## What the task requires
How many lines in the data below contain the string "Chicago"? Answer with the number only.

## Information provided
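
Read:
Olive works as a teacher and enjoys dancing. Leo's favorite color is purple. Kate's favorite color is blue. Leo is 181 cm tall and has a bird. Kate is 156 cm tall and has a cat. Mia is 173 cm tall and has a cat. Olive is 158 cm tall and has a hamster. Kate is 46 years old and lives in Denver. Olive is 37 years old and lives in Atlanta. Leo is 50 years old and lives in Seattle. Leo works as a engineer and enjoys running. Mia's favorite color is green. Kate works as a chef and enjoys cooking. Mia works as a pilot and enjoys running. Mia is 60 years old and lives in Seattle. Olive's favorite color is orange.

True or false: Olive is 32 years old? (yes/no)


Olive is actually 37. no

no


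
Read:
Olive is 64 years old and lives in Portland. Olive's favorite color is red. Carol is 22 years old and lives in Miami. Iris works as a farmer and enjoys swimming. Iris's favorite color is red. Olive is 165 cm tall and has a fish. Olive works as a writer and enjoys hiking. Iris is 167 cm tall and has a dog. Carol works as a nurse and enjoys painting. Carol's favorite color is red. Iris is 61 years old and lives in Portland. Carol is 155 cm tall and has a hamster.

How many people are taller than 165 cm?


Taller than 165: 1

1


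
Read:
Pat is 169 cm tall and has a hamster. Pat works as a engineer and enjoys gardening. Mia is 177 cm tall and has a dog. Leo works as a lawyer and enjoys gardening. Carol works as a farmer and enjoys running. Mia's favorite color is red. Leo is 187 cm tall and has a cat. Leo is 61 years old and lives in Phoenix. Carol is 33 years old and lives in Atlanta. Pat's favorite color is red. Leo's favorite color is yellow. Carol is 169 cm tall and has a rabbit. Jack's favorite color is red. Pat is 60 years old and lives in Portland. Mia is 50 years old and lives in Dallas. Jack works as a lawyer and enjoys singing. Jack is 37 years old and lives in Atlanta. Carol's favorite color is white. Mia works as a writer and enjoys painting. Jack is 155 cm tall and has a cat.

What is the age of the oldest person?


Oldest: Leo at 61

61


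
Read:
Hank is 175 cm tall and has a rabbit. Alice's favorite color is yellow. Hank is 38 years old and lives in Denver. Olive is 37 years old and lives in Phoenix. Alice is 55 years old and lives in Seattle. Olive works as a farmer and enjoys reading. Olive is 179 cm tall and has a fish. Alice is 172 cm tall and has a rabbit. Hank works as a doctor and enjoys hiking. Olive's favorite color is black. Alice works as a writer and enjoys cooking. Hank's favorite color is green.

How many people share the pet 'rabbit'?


Count: 2

2


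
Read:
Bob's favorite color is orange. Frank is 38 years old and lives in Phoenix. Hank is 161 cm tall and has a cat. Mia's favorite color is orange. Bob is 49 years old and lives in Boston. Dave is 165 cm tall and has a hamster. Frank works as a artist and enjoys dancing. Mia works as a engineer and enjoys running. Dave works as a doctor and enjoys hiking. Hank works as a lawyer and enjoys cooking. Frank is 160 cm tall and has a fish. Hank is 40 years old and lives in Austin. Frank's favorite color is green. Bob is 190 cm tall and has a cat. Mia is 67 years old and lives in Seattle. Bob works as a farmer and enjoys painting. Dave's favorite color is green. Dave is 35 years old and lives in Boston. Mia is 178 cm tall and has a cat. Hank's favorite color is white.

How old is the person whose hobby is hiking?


Person with hobby=hiking is Dave, age 35

35


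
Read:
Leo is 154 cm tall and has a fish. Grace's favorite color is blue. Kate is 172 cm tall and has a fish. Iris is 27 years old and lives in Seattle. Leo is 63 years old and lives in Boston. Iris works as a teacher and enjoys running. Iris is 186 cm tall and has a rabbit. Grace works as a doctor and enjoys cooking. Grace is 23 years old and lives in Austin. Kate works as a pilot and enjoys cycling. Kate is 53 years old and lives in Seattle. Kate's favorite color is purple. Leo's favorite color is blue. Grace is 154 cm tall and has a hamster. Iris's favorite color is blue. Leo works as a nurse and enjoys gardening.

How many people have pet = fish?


Count: 2

2


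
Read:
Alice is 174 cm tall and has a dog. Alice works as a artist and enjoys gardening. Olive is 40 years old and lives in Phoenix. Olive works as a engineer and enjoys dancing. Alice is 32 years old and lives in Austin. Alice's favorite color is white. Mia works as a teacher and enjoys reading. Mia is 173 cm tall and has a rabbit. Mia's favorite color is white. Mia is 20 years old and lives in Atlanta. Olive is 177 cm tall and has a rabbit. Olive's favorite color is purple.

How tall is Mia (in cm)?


Mia is 173 cm tall

173


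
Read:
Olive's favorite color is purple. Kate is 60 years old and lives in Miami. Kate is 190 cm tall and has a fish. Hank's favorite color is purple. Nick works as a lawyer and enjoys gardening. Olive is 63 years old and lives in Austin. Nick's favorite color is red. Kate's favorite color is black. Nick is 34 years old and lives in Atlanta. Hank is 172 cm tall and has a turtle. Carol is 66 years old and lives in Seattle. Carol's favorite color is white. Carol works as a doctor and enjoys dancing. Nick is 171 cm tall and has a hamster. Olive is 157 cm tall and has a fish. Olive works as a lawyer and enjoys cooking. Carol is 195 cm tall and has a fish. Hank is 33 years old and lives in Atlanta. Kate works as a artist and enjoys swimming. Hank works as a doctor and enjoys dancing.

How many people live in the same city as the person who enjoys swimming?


Person with hobby swimming is Kate, city Miami. Count = 1

1


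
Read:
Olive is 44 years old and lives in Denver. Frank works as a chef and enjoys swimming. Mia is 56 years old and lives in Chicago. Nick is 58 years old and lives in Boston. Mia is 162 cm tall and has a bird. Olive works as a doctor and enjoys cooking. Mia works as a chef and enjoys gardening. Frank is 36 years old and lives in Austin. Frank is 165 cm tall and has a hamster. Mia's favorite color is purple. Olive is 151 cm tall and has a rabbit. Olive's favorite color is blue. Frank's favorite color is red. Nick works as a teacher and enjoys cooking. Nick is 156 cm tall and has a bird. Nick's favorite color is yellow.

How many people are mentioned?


People: Frank, Olive, Nick, Mia. Count = 4

4


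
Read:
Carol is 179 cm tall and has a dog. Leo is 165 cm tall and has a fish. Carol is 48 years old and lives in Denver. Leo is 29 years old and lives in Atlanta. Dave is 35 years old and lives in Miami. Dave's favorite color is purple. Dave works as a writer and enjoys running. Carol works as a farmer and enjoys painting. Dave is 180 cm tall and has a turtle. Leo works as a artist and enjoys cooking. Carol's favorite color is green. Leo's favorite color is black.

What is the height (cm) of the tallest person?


Tallest: Dave at 180 cm

180


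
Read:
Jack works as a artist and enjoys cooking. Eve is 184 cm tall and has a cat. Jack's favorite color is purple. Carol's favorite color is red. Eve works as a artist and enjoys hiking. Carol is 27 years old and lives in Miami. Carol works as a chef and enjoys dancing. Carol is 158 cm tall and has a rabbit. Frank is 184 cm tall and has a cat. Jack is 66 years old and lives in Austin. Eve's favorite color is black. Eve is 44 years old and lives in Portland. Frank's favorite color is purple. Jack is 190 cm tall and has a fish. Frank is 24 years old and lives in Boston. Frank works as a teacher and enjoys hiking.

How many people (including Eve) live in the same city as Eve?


Eve lives in Portland. Count = 1

1


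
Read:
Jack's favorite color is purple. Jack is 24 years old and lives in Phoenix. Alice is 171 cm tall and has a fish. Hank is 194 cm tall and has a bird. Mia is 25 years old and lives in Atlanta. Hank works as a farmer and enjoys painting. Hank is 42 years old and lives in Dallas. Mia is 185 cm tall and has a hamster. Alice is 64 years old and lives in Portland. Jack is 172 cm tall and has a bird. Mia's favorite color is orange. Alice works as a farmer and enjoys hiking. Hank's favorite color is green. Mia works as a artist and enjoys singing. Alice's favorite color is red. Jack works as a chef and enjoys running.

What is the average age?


Sum=155, n=4, avg=38.75

38.75


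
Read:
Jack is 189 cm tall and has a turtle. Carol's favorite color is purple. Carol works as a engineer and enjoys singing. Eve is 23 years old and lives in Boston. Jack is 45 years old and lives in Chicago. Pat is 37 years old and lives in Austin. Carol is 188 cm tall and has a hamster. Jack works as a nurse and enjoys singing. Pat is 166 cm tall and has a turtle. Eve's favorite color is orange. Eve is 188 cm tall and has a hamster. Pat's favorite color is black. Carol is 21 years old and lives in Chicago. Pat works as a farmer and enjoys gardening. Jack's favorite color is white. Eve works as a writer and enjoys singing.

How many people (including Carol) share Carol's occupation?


Carol is a engineer. Count = 1

1


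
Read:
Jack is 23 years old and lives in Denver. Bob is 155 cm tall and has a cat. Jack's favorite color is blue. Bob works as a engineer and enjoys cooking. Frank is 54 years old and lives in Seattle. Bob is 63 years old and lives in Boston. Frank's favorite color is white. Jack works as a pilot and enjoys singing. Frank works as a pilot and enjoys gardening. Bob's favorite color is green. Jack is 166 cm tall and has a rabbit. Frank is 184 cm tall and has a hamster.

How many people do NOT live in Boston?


Not in Boston: 2

2


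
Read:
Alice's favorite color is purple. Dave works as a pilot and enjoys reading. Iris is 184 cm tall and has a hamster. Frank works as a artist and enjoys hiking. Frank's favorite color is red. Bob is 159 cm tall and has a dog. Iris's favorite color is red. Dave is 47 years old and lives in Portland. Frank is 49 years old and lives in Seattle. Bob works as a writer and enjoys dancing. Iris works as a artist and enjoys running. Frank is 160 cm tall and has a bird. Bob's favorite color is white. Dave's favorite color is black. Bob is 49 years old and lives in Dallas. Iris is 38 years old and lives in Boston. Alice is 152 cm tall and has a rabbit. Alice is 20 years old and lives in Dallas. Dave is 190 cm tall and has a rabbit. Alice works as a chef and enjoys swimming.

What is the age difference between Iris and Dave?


|38 - 47| = 9

9


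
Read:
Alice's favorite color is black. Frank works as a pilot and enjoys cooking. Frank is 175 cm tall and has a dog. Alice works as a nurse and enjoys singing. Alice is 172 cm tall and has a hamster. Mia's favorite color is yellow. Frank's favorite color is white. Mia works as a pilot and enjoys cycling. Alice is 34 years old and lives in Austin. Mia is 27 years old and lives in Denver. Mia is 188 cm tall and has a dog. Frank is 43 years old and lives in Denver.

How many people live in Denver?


Count in Denver: 2

2


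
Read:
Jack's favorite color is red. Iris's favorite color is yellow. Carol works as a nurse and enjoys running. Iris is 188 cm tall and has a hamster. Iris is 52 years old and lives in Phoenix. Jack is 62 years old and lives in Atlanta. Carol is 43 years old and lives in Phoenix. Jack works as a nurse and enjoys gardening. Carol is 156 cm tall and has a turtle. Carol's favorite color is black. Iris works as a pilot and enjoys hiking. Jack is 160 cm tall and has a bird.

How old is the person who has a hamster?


Person with hamster is Iris, age 52

52


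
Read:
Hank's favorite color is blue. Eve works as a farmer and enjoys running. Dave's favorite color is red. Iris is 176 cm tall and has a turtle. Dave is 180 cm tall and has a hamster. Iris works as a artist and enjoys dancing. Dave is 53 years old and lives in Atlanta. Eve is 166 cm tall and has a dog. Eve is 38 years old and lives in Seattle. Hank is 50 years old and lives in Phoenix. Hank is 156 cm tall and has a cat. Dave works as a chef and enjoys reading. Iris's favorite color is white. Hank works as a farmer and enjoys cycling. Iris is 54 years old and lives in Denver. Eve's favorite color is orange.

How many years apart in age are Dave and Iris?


53 vs 54, diff = 1

1


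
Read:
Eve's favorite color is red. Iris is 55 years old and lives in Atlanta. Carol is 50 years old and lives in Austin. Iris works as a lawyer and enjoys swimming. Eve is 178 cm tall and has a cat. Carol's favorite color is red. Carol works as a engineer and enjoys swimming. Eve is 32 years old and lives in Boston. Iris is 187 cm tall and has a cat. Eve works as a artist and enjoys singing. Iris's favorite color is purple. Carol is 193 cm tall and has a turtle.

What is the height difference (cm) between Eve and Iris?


|178 - 187| = 9

9


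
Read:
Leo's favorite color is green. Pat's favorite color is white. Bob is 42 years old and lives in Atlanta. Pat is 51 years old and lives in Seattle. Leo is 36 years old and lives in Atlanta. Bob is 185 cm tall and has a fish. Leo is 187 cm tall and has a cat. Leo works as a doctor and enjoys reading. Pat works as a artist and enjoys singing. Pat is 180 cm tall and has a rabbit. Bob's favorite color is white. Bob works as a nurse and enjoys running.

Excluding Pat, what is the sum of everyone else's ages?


Sum (excluding Pat): 78

78


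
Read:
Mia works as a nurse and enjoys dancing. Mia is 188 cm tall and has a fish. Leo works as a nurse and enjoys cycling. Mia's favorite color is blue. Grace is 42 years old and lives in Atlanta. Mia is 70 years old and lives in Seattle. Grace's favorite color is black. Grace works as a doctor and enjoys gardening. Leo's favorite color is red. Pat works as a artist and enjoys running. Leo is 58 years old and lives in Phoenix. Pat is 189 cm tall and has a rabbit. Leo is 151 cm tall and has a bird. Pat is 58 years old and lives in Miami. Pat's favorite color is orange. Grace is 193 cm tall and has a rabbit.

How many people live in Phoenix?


Count in Phoenix: 1

1


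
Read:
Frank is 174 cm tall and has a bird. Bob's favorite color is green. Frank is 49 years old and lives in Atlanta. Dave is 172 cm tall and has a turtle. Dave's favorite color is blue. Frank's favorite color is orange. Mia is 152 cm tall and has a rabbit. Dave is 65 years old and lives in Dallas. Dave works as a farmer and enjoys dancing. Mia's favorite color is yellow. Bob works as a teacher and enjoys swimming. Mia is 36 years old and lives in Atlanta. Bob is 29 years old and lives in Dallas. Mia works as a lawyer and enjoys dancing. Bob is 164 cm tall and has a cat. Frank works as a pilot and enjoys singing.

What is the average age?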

## Solution
2